Return only the line containing "The boat moves" and each line after it, exactly as written, through the end of the records.

Data for this task START

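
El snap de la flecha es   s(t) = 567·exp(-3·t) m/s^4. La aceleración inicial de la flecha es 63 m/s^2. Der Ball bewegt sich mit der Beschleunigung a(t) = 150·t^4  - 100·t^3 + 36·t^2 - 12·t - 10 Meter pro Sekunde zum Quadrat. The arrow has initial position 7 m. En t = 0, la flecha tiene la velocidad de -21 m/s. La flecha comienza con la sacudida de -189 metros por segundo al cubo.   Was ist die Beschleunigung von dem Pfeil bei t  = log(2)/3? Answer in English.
To find the answer, we compute 2 antiderivatives of s(t) = 567·exp(-3·t). Taking ∫s(t)dt and applying j(0) = -189, we find j(t) = -189·exp(-3·t). The antiderivative of jerk, with a(0) = 63, gives acceleration: a(t) = 63·exp(-3·t). Using a(t) = 63·exp(-3·t) and substituting t = log(2)/3, we find a = 63/2.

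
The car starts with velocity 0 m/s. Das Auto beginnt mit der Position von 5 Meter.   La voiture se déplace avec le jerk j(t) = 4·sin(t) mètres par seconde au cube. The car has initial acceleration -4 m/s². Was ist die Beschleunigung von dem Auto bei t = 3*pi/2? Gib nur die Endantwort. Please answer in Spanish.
En t = 3*pi/2, a = 0.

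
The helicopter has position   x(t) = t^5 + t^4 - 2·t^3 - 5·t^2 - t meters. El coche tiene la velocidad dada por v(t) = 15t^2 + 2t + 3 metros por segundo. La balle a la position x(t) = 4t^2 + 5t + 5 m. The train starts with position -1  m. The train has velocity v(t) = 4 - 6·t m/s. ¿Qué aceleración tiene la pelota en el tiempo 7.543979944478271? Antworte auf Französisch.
En partant de la position x(t) = 4·t^2 + 5·t + 5, nous prenons 2 dérivées. En prenant d/dt de x(t), nous trouvons v(t) = 8·t + 5. La dérivée de la vitesse donne l'accélération: a(t) = 8. De l'équation de l'accélération a(t) = 8, nous substituons t = 7.543979944478271 pour obtenir a = 8.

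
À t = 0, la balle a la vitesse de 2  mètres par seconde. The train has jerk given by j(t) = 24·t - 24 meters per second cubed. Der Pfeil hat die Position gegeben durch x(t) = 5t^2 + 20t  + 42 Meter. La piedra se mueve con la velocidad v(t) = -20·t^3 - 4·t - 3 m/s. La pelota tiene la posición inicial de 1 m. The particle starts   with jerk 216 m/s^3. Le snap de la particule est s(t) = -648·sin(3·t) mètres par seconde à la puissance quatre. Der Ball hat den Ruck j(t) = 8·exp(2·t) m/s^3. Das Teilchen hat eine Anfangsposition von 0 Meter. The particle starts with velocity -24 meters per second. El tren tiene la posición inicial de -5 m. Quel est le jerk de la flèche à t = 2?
En partant de la position x(t) = 5·t^2 + 20·t + 42, nous prenons 3 dérivées. En dérivant la position, nous obtenons la vitesse: v(t) = 10·t + 20. En dérivant la vitesse, nous obtenons l'accélération: a(t) = 10. La dérivée de l'accélération donne le jerk: j(t) = 0. Nous avons le jerk j(t) = 0. En substituant t = 2: j(2) = 0.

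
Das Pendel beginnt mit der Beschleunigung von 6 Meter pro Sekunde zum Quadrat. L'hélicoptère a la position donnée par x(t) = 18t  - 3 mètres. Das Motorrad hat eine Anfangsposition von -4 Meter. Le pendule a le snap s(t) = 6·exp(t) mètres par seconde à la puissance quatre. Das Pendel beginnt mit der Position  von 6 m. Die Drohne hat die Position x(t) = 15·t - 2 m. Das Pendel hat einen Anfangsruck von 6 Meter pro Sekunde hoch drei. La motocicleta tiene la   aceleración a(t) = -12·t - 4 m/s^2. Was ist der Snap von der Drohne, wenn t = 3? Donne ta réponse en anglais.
We must differentiate our position equation x(t) = 15·t - 2 4 times. Taking d/dt of x(t), we find v(t) = 15. The derivative of velocity gives acceleration: a(t) = 0. The derivative of acceleration gives jerk: j(t) = 0. Differentiating jerk, we get snap: s(t) = 0. Using s(t) = 0 and substituting t = 3, we find s = 0.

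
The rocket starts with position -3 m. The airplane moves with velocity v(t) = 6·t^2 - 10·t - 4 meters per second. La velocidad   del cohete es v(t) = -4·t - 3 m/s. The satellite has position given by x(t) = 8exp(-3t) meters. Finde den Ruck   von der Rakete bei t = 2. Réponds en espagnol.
Partiendo de la velocidad v(t) = -4·t - 3, tomamos 2 derivadas. La derivada de la velocidad da la aceleración: a(t) = -4. Tomando d/dt de a(t), encontramos j(t) = 0. Tenemos la sacudida j(t) = 0. Sustituyendo t = 2: j(2) = 0.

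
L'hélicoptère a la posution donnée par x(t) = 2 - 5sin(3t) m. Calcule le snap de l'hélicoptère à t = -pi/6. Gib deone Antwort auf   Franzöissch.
Nous devons dériver notre équation de la position x(t) = 2 - 5·sin(3·t) 4 fois. En dérivant la position, nous obtenons la vitesse: v(t) = -15·cos(3·t). En dérivant la vitesse, nous obtenons l'accélération: a(t) = 45·sin(3·t). En prenant d/dt de a(t), nous trouvons j(t) = 135·cos(3·t). En prenant d/dt de j(t), nous trouvons s(t) = -405·sin(3·t). Nous avons le snap s(t) = -405·sin(3·t). En substituant t = -pi/6: s(-pi/6) = 405.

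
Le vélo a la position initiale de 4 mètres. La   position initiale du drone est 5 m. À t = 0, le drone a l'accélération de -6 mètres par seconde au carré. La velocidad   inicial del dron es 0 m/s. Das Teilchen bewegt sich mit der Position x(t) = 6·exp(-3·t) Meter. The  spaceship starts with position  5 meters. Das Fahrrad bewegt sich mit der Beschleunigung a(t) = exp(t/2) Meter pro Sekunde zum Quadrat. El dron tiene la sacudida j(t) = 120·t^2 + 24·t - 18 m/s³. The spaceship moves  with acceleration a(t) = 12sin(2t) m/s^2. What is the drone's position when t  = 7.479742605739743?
To solve this, we need to take 3 integrals of our jerk equation j(t) = 120·t^2 + 24·t - 18. Finding the integral of j(t) and using a(0) = -6: a(t) = 40·t^3 + 12·t^2 - 18·t - 6. The integral of acceleration is velocity. Using v(0) = 0, we get v(t) = t·(10·t^3 + 4·t^2 - 9·t - 6). The antiderivative of velocity is position. Using x(0) = 5, we get x(t) = 2·t^5 + t^4 - 3·t^3 - 3·t^2 + 5. We have position x(t) = 2·t^5 + t^4 - 3·t^3 - 3·t^2 + 5. Substituting t = 7.479742605739743: x(7.479742605739743) = 48535.2133530988.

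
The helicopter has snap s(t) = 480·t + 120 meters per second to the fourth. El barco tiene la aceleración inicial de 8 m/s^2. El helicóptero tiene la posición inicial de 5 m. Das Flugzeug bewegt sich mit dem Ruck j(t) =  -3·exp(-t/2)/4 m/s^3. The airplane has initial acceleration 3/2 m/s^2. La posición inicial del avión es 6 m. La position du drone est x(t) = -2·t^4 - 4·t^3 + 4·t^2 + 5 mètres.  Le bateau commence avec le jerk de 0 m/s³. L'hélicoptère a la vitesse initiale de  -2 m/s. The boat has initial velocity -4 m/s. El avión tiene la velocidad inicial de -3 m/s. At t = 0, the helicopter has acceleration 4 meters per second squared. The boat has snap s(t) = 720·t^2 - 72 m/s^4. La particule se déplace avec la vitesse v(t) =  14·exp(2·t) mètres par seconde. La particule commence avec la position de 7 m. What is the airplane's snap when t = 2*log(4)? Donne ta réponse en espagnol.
Partiendo de la sacudida j(t) = -3·exp(-t/2)/4, tomamos 1 derivada. La derivada de la sacudida da el snap: s(t) = 3·exp(-t/2)/8. De la ecuación del snap s(t) = 3·exp(-t/2)/8, sustituimos t = 2*log(4) para obtener s = 3/32.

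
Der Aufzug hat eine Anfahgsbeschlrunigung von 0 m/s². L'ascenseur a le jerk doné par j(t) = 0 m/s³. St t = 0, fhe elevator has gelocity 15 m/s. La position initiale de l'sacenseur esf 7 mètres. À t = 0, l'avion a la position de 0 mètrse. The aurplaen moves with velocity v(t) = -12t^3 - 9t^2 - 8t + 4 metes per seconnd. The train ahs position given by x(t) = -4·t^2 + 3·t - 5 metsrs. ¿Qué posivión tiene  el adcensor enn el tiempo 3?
Para resolver esto, necesitamos tomar 3 antiderivadas de nuestra ecuación de la sacudida j(t) = 0. La integral de la sacudida, con a(0) = 0, da la aceleración: a(t) = 0. La antiderivada de la aceleración, con v(0) = 15, da la velocidad: v(t) = 15. Integrando la velocidad y usando la condición inicial x(0) = 7, obtenemos x(t) = 15·t + 7. De la ecuación de la posición x(t) = 15·t + 7, sustituimos t = 3 para obtener x = 52.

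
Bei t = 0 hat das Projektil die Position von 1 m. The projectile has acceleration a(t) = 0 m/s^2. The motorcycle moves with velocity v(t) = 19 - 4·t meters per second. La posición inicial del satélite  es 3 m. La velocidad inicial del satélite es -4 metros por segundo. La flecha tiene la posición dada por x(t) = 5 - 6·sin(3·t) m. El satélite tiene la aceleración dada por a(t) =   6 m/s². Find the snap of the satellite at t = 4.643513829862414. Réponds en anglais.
To solve this, we need to take 2 derivatives of our acceleration equation a(t) = 6. The derivative of acceleration gives jerk: j(t) = 0. Differentiating jerk, we get snap: s(t) = 0. We have snap s(t) = 0. Substituting t = 4.643513829862414: s(4.643513829862414) = 0.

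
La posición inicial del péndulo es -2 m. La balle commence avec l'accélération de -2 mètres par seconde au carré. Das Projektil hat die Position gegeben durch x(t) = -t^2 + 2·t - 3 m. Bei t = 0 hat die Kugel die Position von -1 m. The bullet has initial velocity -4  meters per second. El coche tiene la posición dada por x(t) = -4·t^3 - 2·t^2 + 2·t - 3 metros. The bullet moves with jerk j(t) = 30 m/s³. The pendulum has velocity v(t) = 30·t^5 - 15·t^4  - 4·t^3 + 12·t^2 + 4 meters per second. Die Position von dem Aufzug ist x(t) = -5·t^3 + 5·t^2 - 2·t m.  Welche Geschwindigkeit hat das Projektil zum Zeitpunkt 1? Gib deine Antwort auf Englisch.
Starting from position x(t) = -t^2 + 2·t - 3, we take 1 derivative. Taking d/dt of x(t), we find v(t) = 2 - 2·t. We have velocity v(t) = 2 - 2·t. Substituting t = 1: v(1) = 0.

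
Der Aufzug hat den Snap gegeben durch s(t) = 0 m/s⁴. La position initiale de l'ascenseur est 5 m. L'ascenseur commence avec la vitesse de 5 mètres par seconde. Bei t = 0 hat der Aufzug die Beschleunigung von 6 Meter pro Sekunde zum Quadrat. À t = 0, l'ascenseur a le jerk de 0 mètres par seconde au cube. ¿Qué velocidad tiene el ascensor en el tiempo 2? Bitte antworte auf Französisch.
Nous devons trouver la primitive de notre équation du snap s(t) = 0 3 fois. En intégrant le snap et en utilisant la condition initiale j(0) = 0, nous obtenons j(t) = 0. L'intégrale du jerk, avec a(0) = 6, donne l'accélération: a(t) = 6. En intégrant l'accélération et en utilisant la condition initiale v(0) = 5, nous obtenons v(t) = 6·t + 5. En utilisant v(t) = 6·t + 5 et en substituant t = 2, nous trouvons v = 17.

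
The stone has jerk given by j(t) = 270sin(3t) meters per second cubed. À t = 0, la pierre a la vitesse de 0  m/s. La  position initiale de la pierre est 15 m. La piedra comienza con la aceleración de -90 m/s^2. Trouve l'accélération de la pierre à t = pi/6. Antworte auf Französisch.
Pour résoudre ceci, nous devons prendre 1 intégrale de notre équation du jerk j(t) = 270·sin(3·t). L'intégrale du jerk est l'accélération. En utilisant a(0) = -90, nous obtenons a(t) = -90·cos(3·t). En utilisant a(t) = -90·cos(3·t) et en substituant t = pi/6, nous trouvons a = 0.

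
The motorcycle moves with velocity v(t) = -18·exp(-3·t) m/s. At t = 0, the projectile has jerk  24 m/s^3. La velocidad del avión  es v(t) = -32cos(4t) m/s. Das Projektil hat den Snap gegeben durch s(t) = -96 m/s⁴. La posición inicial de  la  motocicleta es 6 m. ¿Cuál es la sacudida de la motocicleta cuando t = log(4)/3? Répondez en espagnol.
Para resolver esto, necesitamos tomar 2 derivadas de nuestra ecuación de la velocidad v(t) = -18·exp(-3·t). Derivando la velocidad, obtenemos la aceleración: a(t) = 54·exp(-3·t). Derivando la aceleración, obtenemos la sacudida: j(t) = -162·exp(-3·t). Usando j(t) = -162·exp(-3·t) y sustituyendo t = log(4)/3, encontramos j = -81/2.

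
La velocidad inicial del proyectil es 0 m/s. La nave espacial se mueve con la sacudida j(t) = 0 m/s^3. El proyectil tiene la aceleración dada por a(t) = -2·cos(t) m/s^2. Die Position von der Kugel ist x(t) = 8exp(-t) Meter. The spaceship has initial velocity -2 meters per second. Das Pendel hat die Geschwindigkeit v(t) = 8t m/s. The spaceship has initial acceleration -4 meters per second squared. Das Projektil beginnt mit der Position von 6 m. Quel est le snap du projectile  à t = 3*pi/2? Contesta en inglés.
Starting from acceleration a(t) = -2·cos(t), we take 2 derivatives. The derivative of acceleration gives jerk: j(t) = 2·sin(t). Taking d/dt of j(t), we find s(t) = 2·cos(t). Using s(t) = 2·cos(t) and substituting t = 3*pi/2, we find s = 0.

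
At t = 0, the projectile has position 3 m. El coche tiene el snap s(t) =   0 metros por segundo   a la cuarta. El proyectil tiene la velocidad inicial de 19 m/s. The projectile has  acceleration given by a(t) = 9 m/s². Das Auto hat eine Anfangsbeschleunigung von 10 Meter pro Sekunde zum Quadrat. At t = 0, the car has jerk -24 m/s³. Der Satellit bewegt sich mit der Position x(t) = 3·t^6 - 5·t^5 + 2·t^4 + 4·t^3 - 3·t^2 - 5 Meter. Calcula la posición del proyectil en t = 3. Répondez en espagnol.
Partiendo de la aceleración a(t) = 9, tomamos 2 integrales. Tomando ∫a(t)dt y aplicando v(0) = 19, encontramos v(t) = 9·t + 19. Tomando ∫v(t)dt y aplicando x(0) = 3, encontramos x(t) = 9·t^2/2 + 19·t + 3. De la ecuación de la posición x(t) = 9·t^2/2 + 19·t + 3, sustituimos t = 3 para obtener x = 201/2.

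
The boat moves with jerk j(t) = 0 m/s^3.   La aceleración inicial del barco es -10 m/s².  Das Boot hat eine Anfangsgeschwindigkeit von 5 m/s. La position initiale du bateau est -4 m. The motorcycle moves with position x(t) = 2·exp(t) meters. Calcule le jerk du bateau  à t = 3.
Nous avons le jerk j(t) = 0. En substituant t = 3: j(3) = 0.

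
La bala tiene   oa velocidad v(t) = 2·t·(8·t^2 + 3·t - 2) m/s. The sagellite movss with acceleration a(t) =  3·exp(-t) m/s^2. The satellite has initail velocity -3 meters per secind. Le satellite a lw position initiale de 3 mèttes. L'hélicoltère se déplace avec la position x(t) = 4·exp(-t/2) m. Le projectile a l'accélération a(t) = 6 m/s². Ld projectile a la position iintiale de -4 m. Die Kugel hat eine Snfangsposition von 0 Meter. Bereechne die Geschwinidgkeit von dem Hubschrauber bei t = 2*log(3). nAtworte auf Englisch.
We must differentiate our position equation x(t) = 4·exp(-t/2) 1 time. Taking d/dt of x(t), we find v(t) = -2·exp(-t/2). Using v(t) = -2·exp(-t/2) and substituting t = 2*log(3), we find v = -2/3.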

Data for this task END

### Result
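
The boat moves with jerk j(t) = 0 m/s^3.   La aceleración inicial del barco es -10 m/s².  Das Boot hat eine Anfangsgeschwindigkeit von 5 m/s. La position initiale du bateau est -4 m. The motorcycle moves with position x(t) = 2·exp(t) meters. Calcule le jerk du bateau  à t = 3.
Nous avons le jerk j(t) = 0. En substituant t = 3: j(3) = 0.

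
La bala tiene   oa velocidad v(t) = 2·t·(8·t^2 + 3·t - 2) m/s. The sagellite movss with acceleration a(t) =  3·exp(-t) m/s^2. The satellite has initail velocity -3 meters per secind. Le satellite a lw position initiale de 3 mèttes. L'hélicoltère se déplace avec la position x(t) = 4·exp(-t/2) m. Le projectile a l'accélération a(t) = 6 m/s². Ld projectile a la position iintiale de -4 m. Die Kugel hat eine Snfangsposition von 0 Meter. Bereechne die Geschwinidgkeit von dem Hubschrauber bei t = 2*log(3). nAtworte auf Englisch.
We must differentiate our position equation x(t) = 4·exp(-t/2) 1 time. Taking d/dt of x(t), we find v(t) = -2·exp(-t/2). Using v(t) = -2·exp(-t/2) and substituting t = 2*log(3), we find v = -2/3.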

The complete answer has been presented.